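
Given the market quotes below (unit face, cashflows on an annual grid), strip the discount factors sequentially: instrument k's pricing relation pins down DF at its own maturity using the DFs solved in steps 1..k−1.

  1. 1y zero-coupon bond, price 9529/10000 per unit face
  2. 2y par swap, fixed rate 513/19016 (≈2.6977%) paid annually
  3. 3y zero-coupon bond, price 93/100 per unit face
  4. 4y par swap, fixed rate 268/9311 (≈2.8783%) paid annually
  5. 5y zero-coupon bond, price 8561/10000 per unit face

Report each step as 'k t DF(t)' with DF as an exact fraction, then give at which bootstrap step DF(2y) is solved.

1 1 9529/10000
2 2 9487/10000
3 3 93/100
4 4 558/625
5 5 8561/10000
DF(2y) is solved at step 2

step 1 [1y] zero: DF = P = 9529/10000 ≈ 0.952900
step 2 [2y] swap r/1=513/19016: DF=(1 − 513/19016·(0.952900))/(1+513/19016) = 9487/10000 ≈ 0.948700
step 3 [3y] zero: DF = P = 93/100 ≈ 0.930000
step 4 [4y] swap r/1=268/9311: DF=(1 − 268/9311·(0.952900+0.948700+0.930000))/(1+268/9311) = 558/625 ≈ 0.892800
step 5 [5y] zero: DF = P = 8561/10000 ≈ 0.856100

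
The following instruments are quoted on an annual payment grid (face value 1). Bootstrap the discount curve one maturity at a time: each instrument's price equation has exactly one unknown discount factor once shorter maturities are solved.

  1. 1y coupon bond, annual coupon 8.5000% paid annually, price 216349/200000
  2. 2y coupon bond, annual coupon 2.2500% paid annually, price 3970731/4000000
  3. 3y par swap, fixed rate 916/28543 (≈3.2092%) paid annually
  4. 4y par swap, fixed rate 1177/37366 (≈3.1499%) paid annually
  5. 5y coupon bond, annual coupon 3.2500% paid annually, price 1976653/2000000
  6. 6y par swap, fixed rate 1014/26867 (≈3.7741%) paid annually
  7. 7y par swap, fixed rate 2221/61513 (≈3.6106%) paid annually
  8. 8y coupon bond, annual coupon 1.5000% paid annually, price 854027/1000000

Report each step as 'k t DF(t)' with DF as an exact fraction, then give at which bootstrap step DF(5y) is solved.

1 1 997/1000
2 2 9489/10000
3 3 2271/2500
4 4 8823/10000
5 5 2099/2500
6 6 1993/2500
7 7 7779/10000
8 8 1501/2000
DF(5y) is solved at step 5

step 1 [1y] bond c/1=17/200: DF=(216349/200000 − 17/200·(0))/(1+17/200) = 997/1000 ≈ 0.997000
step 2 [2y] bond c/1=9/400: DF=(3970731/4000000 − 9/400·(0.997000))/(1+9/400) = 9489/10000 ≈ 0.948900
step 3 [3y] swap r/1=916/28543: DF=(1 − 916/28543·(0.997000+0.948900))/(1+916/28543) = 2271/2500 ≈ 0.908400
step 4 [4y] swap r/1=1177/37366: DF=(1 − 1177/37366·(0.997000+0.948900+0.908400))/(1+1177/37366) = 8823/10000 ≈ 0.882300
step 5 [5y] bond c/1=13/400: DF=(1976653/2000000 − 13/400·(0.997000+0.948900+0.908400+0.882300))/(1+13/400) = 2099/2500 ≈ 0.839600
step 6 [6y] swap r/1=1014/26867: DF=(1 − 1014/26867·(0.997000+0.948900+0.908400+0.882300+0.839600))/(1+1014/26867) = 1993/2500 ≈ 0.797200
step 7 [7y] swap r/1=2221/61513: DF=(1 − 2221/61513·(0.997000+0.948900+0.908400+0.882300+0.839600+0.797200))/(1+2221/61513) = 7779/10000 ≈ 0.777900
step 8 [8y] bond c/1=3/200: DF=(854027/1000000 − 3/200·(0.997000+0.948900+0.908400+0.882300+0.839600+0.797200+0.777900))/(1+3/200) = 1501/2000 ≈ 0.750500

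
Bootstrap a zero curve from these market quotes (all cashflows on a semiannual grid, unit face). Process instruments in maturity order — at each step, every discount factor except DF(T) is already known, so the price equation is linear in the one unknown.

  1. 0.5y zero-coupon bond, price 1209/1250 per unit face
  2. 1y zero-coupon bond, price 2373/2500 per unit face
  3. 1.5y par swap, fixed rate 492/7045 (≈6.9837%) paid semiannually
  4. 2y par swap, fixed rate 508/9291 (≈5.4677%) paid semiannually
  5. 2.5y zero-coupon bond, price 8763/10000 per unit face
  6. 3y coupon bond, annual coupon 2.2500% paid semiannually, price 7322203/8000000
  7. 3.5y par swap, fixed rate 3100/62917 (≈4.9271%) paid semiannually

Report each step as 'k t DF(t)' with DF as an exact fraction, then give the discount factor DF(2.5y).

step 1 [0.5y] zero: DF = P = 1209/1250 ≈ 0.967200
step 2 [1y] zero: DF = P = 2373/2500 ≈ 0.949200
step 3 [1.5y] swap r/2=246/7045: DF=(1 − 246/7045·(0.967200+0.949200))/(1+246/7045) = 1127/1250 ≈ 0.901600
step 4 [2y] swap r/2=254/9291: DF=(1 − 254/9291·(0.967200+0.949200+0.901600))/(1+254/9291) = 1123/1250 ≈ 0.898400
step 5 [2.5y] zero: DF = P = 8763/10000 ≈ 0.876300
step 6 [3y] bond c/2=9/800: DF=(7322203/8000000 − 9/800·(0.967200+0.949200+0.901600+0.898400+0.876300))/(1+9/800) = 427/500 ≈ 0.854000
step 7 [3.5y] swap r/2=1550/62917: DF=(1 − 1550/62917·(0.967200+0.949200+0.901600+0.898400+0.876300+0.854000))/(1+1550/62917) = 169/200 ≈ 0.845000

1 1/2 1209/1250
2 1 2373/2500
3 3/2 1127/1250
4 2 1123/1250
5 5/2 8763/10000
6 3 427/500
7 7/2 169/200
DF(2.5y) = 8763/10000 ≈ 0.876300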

# Task prompt:
Set the data down once more, exactly as it stands.

# Exercise solution:
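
Given the market quotes below (unit face, cashflows on an annual grid), strip the discount factors sequentially: instrument k's pricing relation pins down DF at its own maturity using the DFs solved in steps 1..k−1.

  1. 1y zero-coupon bond, price 9529/10000 per unit face
  2. 2y par swap, fixed rate 513/19016 (≈2.6977%) paid annually
  3. 3y zero-coupon bond, price 93/100 per unit face
  4. 4y par swap, fixed rate 268/9311 (≈2.8783%) paid annually
  5. 5y zero-coupon bond, price 8561/10000 per unit face

Report each step as 'k t DF(t)' with DF as an exact fraction, then give at which bootstrap step DF(2y) is solved.

1 1 9529/10000
2 2 9487/10000
3 3 93/100
4 4 558/625
5 5 8561/10000
DF(2y) is solved at step 2

step 1 [1y] zero: DF = P = 9529/10000 ≈ 0.952900
step 2 [2y] swap r/1=513/19016: DF=(1 − 513/19016·(0.952900))/(1+513/19016) = 9487/10000 ≈ 0.948700
step 3 [3y] zero: DF = P = 93/100 ≈ 0.930000
step 4 [4y] swap r/1=268/9311: DF=(1 − 268/9311·(0.952900+0.948700+0.930000))/(1+268/9311) = 558/625 ≈ 0.892800
step 5 [5y] zero: DF = P = 8561/10000 ≈ 0.856100

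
The following instruments are quoted on an annual payment grid (face value 1). Bootstrap the discount curve one maturity at a time: each instrument's price equation has exactly one unknown discount factor once shorter maturities are solved.

  1. 1y coupon bond, annual coupon 8.5000% paid annually, price 216349/200000
  2. 2y coupon bond, annual coupon 2.2500% paid annually, price 3970731/4000000
  3. 3y par swap, fixed rate 916/28543 (≈3.2092%) paid annually
  4. 4y par swap, fixed rate 1177/37366 (≈3.1499%) paid annually
  5. 5y coupon bond, annual coupon 3.2500% paid annually, price 1976653/2000000
  6. 6y par swap, fixed rate 1014/26867 (≈3.7741%) paid annually
  7. 7y par swap, fixed rate 2221/61513 (≈3.6106%) paid annually
  8. 8y coupon bond, annual coupon 1.5000% paid annually, price 854027/1000000

Report each step as 'k t DF(t)' with DF as an exact fraction, then give at which bootstrap step DF(5y) is solved.

1 1 997/1000
2 2 9489/10000
3 3 2271/2500
4 4 8823/10000
5 5 2099/2500
6 6 1993/2500
7 7 7779/10000
8 8 1501/2000
DF(5y) is solved at step 5

step 1 [1y] bond c/1=17/200: DF=(216349/200000 − 17/200·(0))/(1+17/200) = 997/1000 ≈ 0.997000
step 2 [2y] bond c/1=9/400: DF=(3970731/4000000 − 9/400·(0.997000))/(1+9/400) = 9489/10000 ≈ 0.948900
step 3 [3y] swap r/1=916/28543: DF=(1 − 916/28543·(0.997000+0.948900))/(1+916/28543) = 2271/2500 ≈ 0.908400
step 4 [4y] swap r/1=1177/37366: DF=(1 − 1177/37366·(0.997000+0.948900+0.908400))/(1+1177/37366) = 8823/10000 ≈ 0.882300
step 5 [5y] bond c/1=13/400: DF=(1976653/2000000 − 13/400·(0.997000+0.948900+0.908400+0.882300))/(1+13/400) = 2099/2500 ≈ 0.839600
step 6 [6y] swap r/1=1014/26867: DF=(1 − 1014/26867·(0.997000+0.948900+0.908400+0.882300+0.839600))/(1+1014/26867) = 1993/2500 ≈ 0.797200
step 7 [7y] swap r/1=2221/61513: DF=(1 − 2221/61513·(0.997000+0.948900+0.908400+0.882300+0.839600+0.797200))/(1+2221/61513) = 7779/10000 ≈ 0.777900
step 8 [8y] bond c/1=3/200: DF=(854027/1000000 − 3/200·(0.997000+0.948900+0.908400+0.882300+0.839600+0.797200+0.777900))/(1+3/200) = 1501/2000 ≈ 0.750500

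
Bootstrap a zero curve from these market quotes (all cashflows on a semiannual grid, unit face). Process instruments in maturity order — at each step, every discount factor except DF(T) is already known, so the price equation is linear in the one unknown.

  1. 0.5y zero-coupon bond, price 1209/1250 per unit face
  2. 1y zero-coupon bond, price 2373/2500 per unit face
  3. 1.5y par swap, fixed rate 492/7045 (≈6.9837%) paid semiannually
  4. 2y par swap, fixed rate 508/9291 (≈5.4677%) paid semiannually
  5. 2.5y zero-coupon bond, price 8763/10000 per unit face
  6. 3y coupon bond, annual coupon 2.2500% paid semiannually, price 7322203/8000000
  7. 3.5y par swap, fixed rate 3100/62917 (≈4.9271%) paid semiannually

Report each step as 'k t DF(t)' with DF as an exact fraction, then give the discount factor DF(2.5y).

step 1 [0.5y] zero: DF = P = 1209/1250 ≈ 0.967200
step 2 [1y] zero: DF = P = 2373/2500 ≈ 0.949200
step 3 [1.5y] swap r/2=246/7045: DF=(1 − 246/7045·(0.967200+0.949200))/(1+246/7045) = 1127/1250 ≈ 0.901600
step 4 [2y] swap r/2=254/9291: DF=(1 − 254/9291·(0.967200+0.949200+0.901600))/(1+254/9291) = 1123/1250 ≈ 0.898400
step 5 [2.5y] zero: DF = P = 8763/10000 ≈ 0.876300
step 6 [3y] bond c/2=9/800: DF=(7322203/8000000 − 9/800·(0.967200+0.949200+0.901600+0.898400+0.876300))/(1+9/800) = 427/500 ≈ 0.854000
step 7 [3.5y] swap r/2=1550/62917: DF=(1 − 1550/62917·(0.967200+0.949200+0.901600+0.898400+0.876300+0.854000))/(1+1550/62917) = 169/200 ≈ 0.845000

1 1/2 1209/1250
2 1 2373/2500
3 3/2 1127/1250
4 2 1123/1250
5 5/2 8763/10000
6 3 427/500
7 7/2 169/200
DF(2.5y) = 8763/10000 ≈ 0.876300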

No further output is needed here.